**Exercise prompt**.
For the listing below, show each line that includes the string "cylinder".

═══

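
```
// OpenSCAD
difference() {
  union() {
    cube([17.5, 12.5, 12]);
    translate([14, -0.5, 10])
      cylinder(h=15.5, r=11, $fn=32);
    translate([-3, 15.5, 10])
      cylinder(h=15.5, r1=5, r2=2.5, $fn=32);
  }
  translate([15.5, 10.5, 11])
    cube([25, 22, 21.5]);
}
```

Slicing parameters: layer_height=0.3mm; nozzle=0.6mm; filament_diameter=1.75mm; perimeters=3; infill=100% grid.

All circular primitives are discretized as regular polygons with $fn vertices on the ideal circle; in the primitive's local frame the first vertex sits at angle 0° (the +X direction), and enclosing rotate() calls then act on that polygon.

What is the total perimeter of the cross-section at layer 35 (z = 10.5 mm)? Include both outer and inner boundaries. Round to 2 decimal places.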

═══

**Answer for the task**.
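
      cylinder(h=15.5, r=11, $fn=32);
      cylinder(h=15.5, r1=5, r2=2.5, $fn=32);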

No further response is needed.